> Task directions:
Lift out, unaltered, the lines of the material below between the line holding "Answer: -498693360" and the line holding "Answer: 1/5252 ≈ 0.00019040", counting both.

> Data shown:
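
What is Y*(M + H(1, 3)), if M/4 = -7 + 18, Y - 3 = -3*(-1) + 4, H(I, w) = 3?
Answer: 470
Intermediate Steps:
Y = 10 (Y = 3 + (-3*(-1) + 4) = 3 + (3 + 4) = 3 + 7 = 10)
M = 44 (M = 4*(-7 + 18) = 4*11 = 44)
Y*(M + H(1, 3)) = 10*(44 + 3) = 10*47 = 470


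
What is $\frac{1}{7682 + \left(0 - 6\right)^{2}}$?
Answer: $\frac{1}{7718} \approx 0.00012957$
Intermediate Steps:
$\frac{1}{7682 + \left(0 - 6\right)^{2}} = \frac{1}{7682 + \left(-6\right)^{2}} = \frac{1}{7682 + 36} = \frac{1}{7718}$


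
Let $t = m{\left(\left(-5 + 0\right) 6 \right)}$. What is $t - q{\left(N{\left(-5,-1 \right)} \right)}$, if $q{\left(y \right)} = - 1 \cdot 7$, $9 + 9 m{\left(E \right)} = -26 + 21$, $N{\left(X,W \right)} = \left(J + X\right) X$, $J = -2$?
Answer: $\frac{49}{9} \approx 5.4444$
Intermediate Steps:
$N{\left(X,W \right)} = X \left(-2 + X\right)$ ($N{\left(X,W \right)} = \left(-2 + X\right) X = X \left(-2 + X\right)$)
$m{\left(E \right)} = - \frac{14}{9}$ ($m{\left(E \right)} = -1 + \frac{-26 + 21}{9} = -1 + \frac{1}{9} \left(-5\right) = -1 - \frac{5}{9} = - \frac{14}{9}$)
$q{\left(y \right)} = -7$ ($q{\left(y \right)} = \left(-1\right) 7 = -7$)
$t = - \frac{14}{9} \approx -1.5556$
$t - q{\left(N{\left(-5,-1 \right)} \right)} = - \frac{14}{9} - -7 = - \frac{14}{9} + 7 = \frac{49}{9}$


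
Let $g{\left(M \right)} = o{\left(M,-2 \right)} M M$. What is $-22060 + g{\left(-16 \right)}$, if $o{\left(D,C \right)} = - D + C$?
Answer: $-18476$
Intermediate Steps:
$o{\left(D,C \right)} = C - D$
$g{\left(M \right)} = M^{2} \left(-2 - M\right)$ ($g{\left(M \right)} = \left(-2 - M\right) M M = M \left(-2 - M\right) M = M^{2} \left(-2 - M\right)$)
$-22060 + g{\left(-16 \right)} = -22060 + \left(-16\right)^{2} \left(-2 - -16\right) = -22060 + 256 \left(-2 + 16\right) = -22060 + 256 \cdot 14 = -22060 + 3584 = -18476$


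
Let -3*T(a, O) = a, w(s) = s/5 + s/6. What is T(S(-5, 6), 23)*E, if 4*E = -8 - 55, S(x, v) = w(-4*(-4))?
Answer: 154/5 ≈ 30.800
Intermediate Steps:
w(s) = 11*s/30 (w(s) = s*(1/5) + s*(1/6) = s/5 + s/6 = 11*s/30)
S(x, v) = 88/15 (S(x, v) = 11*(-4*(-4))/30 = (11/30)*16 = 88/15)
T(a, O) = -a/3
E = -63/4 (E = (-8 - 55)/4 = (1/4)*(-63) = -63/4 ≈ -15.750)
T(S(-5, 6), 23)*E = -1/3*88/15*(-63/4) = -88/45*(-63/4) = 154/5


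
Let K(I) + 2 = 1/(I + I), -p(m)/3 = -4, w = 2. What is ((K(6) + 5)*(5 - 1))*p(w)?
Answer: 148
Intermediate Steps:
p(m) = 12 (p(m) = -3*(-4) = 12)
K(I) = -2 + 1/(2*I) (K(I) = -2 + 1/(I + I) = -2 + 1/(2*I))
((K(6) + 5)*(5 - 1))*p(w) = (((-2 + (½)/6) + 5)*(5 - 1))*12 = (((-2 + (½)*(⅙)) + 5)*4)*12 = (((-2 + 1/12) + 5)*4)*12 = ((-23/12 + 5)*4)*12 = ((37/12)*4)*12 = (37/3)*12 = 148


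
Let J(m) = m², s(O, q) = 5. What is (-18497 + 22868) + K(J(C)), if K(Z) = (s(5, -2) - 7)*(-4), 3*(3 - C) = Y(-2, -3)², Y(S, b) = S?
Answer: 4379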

---

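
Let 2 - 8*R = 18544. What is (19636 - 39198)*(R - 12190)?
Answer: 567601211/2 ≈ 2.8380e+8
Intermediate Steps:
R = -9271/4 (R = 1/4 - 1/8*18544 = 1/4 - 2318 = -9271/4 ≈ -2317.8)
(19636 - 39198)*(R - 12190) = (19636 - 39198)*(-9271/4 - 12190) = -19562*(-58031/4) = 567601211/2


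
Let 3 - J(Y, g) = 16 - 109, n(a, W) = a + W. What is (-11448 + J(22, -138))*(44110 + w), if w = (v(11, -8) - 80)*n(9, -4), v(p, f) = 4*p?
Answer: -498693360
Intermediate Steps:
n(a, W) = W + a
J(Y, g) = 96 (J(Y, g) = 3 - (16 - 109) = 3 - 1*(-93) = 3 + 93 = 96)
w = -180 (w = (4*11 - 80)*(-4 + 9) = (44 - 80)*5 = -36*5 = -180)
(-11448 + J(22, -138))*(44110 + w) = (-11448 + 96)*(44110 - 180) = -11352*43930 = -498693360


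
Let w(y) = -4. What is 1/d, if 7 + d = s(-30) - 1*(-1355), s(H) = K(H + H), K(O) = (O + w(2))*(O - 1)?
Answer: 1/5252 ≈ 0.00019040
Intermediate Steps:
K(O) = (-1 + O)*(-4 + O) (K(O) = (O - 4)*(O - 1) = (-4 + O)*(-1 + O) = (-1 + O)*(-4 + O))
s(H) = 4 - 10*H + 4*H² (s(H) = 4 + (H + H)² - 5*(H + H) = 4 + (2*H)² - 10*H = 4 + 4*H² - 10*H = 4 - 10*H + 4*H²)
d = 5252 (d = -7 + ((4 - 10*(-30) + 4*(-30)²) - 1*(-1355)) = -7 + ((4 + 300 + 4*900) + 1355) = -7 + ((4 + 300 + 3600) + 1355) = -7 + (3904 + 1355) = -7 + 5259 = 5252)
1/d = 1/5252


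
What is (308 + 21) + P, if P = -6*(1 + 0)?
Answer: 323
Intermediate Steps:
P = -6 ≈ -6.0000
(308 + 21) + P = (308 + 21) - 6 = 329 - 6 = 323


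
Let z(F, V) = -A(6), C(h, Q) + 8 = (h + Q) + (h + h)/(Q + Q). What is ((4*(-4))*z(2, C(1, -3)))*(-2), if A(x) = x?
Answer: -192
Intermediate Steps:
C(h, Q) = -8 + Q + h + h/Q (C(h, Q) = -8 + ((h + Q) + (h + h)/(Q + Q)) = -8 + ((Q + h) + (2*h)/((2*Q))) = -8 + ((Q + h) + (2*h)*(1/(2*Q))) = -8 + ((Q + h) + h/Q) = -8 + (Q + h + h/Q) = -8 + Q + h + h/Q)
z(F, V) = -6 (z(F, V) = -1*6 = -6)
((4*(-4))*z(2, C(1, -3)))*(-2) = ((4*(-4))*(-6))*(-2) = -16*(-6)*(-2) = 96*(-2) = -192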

...

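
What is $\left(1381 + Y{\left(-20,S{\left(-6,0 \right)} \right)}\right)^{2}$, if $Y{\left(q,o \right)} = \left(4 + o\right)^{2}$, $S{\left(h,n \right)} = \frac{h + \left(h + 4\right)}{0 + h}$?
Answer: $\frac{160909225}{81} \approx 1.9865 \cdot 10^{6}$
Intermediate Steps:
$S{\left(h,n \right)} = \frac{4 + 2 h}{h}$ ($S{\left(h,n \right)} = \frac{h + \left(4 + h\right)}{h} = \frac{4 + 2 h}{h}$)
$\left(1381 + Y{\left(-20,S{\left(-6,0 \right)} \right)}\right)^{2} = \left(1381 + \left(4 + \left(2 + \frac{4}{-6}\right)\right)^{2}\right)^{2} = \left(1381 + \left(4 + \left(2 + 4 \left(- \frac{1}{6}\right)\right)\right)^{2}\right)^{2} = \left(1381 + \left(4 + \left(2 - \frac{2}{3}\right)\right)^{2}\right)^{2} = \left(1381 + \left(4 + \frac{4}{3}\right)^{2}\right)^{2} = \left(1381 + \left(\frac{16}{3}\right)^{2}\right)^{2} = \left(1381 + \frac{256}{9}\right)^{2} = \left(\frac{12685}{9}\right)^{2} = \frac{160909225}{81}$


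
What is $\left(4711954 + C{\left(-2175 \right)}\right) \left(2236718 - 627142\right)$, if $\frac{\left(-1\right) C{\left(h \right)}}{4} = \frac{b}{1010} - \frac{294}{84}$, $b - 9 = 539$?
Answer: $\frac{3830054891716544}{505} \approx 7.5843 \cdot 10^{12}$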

> Result of this task:
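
Answer: -498693360
Intermediate Steps:
n(a, W) = W + a
J(Y, g) = 96 (J(Y, g) = 3 - (16 - 109) = 3 - 1*(-93) = 3 + 93 = 96)
w = -180 (w = (4*11 - 80)*(-4 + 9) = (44 - 80)*5 = -36*5 = -180)
(-11448 + J(22, -138))*(44110 + w) = (-11448 + 96)*(44110 - 180) = -11352*43930 = -498693360


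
Let w(y) = -4. What is 1/d, if 7 + d = s(-30) - 1*(-1355), s(H) = K(H + H), K(O) = (O + w(2))*(O - 1)?
Answer: 1/5252 ≈ 0.00019040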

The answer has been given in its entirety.